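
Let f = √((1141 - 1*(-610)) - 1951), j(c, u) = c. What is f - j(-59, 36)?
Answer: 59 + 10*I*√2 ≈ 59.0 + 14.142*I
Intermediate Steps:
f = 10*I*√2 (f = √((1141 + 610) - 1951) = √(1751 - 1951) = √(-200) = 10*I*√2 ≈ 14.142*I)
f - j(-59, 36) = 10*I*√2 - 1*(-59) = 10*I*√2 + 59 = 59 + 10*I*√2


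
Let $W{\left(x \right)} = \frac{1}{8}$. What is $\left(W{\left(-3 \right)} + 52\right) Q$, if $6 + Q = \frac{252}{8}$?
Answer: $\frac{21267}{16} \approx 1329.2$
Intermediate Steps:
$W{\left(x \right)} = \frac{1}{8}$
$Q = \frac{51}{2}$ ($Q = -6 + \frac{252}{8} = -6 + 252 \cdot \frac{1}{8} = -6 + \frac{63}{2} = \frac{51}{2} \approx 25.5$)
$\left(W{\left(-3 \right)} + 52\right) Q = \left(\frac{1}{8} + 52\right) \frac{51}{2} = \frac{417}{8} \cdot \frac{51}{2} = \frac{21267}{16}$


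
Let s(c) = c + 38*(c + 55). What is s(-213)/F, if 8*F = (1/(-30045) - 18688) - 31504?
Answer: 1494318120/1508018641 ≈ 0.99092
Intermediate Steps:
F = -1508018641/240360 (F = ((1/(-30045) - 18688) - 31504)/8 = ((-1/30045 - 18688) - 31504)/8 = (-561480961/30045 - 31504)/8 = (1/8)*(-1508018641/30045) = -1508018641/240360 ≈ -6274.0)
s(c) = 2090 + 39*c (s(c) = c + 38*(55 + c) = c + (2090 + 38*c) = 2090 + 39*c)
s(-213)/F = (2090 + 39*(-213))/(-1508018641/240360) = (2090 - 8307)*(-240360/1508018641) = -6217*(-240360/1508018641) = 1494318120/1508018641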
══════
_YOUR INSTRUCTIONS:_ Look through the lines above and collect those with the word "What".

_FINAL ANSWER:_
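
Let f = √((1141 - 1*(-610)) - 1951), j(c, u) = c. What is f - j(-59, 36)?
Let $W{\left(x \right)} = \frac{1}{8}$. What is $\left(W{\left(-3 \right)} + 52\right) Q$, if $6 + Q = \frac{252}{8}$?
Let s(c) = c + 38*(c + 55). What is s(-213)/F, if 8*F = (1/(-30045) - 18688) - 31504?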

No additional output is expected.